- _Exercise brief_: Exactly the lines from the one containing "For the compound CH3-CH(Cl)-CH(Cl)(Br), numbering" through the end of the entries, both ends included, are to be output.

- _Provided data_:
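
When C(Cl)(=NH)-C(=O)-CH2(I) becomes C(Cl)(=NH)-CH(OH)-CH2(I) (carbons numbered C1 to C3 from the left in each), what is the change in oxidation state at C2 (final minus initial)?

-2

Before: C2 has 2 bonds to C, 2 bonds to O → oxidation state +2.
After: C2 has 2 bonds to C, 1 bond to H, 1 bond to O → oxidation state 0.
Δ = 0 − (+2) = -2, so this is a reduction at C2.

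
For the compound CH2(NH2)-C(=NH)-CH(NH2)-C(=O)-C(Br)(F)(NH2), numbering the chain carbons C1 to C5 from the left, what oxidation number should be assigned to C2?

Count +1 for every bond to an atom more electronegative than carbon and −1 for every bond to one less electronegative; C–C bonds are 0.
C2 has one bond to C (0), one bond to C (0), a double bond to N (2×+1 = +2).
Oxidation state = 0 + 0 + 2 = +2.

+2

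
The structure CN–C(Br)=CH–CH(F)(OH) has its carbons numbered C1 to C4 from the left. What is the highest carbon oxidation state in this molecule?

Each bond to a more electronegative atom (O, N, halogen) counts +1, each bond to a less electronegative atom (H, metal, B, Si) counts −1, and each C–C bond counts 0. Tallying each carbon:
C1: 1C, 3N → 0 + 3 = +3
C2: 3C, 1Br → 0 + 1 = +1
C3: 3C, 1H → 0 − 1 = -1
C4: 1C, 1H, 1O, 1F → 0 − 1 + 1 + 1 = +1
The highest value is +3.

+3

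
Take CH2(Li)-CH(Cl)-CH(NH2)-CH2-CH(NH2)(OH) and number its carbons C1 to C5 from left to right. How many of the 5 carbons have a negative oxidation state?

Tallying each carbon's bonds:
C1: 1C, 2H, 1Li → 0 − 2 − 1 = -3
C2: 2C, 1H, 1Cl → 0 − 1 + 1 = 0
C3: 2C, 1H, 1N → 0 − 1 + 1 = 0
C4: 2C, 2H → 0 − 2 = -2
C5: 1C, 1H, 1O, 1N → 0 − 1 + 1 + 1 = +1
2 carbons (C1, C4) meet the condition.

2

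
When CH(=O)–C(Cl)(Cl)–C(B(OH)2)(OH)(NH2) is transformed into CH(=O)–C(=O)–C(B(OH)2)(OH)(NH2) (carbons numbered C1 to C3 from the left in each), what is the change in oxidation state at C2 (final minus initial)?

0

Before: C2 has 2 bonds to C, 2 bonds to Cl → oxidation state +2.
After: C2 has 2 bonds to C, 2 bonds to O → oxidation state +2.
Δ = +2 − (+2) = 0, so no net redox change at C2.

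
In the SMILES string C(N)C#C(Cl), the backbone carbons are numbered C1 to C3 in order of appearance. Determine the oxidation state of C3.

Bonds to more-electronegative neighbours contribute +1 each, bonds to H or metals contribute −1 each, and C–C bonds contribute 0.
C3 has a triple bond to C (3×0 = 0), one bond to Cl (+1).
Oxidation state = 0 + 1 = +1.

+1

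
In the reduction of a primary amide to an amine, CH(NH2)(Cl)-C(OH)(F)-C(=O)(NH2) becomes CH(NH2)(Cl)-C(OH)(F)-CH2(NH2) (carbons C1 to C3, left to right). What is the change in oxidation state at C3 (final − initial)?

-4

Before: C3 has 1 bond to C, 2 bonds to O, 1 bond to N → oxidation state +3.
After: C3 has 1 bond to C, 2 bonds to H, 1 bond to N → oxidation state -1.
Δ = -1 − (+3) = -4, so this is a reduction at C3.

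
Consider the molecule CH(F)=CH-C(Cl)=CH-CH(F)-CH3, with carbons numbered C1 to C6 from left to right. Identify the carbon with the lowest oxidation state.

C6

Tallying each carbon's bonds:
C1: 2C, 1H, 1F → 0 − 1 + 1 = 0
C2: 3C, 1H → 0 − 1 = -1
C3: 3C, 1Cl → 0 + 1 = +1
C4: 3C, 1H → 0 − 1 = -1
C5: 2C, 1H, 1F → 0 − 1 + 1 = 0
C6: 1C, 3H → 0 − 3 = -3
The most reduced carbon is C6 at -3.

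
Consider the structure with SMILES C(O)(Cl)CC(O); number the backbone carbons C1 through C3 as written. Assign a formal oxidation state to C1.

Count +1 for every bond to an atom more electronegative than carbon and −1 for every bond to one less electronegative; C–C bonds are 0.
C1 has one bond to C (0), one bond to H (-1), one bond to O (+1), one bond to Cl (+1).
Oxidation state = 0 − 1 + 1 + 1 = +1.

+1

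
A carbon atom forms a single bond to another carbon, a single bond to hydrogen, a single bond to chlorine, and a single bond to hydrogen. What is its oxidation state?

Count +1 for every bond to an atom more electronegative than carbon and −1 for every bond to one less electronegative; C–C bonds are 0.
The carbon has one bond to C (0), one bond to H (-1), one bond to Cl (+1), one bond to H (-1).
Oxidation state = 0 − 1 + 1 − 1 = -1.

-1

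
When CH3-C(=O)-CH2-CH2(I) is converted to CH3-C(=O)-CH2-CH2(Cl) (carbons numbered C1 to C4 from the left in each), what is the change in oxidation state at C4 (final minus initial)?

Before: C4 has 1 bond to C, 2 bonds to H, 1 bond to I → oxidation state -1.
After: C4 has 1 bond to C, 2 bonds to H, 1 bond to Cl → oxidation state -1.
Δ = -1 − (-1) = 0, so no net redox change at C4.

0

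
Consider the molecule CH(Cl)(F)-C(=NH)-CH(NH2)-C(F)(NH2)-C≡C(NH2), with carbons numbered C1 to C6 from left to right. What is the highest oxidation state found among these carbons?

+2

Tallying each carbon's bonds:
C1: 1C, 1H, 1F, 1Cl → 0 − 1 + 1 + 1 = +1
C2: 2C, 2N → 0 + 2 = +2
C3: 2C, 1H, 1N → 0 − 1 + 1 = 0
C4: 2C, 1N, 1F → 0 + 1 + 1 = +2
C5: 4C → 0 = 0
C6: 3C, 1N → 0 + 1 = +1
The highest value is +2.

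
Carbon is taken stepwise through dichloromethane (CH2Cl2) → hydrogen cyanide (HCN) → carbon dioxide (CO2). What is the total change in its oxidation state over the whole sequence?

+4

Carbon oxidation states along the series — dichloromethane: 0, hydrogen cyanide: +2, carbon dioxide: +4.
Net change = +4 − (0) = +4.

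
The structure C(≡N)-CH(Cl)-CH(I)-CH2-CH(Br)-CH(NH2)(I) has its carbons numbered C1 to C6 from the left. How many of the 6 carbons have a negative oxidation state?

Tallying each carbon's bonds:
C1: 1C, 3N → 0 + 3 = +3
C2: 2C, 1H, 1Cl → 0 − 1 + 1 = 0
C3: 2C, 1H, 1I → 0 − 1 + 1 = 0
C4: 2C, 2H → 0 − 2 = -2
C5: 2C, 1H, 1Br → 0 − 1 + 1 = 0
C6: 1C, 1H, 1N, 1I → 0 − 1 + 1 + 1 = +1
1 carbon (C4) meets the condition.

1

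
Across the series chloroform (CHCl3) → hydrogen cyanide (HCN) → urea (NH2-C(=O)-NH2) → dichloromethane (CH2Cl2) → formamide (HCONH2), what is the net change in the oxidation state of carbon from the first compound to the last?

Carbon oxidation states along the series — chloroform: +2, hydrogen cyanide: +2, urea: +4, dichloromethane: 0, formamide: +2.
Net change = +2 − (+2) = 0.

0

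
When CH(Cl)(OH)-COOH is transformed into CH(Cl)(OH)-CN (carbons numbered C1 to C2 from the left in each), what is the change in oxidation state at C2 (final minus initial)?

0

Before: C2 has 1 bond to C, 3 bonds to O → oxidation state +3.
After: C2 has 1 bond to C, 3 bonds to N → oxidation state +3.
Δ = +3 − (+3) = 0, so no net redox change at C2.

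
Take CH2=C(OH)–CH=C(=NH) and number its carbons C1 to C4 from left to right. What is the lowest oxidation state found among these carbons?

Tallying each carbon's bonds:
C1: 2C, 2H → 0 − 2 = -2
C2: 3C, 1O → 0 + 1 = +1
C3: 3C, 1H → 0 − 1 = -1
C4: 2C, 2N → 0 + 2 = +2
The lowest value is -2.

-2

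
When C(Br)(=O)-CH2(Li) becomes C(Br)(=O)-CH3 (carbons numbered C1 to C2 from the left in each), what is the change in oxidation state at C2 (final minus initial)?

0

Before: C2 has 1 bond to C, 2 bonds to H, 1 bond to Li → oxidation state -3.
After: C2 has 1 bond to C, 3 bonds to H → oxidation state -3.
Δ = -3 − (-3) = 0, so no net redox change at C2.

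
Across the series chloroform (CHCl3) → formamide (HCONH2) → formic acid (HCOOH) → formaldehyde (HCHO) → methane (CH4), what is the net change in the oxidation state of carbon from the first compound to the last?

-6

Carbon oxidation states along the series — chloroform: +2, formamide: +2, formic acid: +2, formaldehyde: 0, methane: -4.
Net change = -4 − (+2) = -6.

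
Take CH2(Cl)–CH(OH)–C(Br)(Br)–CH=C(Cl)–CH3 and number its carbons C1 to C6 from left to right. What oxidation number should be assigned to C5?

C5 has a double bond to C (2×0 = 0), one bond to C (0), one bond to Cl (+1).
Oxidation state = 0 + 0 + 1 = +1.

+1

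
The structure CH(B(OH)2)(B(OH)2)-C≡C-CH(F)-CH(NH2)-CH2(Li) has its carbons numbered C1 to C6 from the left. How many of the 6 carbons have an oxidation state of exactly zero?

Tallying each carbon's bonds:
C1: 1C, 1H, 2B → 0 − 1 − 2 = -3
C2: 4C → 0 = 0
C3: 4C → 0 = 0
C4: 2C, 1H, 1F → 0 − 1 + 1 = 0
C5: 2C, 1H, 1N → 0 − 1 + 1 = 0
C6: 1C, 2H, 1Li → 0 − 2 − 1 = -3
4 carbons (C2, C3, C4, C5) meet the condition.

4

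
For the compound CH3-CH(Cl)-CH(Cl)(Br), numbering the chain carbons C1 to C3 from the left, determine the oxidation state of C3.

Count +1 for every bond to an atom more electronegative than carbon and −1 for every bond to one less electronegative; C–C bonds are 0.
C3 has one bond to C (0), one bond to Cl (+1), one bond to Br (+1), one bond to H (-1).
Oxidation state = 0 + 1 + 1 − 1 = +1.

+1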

- _Response below_:
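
For the compound CH3-CH(Cl)-CH(Cl)(Br), numbering the chain carbons C1 to C3 from the left, determine the oxidation state of C3.

Count +1 for every bond to an atom more electronegative than carbon and −1 for every bond to one less electronegative; C–C bonds are 0.
C3 has one bond to C (0), one bond to Cl (+1), one bond to Br (+1), one bond to H (-1).
Oxidation state = 0 + 1 + 1 − 1 = +1.

+1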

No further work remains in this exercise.